Exercise requirements
List all lines of the data containing the word "deletes".

Records for the exercise

════

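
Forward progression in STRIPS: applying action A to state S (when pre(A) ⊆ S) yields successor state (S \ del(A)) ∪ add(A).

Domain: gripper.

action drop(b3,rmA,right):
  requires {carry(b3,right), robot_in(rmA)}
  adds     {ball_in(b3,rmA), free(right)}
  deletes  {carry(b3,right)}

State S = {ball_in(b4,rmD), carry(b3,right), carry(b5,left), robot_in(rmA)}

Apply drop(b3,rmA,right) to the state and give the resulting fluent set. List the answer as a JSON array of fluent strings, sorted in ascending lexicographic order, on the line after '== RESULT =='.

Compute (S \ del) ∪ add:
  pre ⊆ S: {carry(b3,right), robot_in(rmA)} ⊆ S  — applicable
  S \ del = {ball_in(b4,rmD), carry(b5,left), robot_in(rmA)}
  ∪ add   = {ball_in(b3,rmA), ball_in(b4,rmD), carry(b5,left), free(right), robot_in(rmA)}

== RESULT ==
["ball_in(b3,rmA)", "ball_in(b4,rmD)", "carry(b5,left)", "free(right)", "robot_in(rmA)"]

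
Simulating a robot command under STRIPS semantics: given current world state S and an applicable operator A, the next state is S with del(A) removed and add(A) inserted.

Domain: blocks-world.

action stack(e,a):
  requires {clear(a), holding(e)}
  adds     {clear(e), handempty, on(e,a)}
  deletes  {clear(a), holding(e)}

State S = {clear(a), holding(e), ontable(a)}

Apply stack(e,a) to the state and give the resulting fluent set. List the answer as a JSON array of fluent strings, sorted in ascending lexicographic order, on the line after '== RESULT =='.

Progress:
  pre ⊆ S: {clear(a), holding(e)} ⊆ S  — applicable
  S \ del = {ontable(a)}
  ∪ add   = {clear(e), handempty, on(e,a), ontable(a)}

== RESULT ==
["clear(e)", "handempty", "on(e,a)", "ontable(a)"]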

════

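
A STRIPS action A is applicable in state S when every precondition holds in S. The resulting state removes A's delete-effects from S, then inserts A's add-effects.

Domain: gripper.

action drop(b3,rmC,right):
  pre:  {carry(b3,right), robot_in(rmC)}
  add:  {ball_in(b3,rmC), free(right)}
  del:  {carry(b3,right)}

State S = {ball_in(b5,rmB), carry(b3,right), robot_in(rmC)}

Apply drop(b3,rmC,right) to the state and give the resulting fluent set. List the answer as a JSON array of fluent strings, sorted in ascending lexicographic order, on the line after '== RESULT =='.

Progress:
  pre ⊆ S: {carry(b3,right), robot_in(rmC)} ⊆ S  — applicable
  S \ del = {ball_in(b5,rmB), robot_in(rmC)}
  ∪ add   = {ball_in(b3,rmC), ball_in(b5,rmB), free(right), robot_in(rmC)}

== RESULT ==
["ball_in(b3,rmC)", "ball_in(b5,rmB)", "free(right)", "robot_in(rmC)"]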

════

Task solution
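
  deletes  {carry(b3,right)}
  deletes  {clear(a), holding(e)}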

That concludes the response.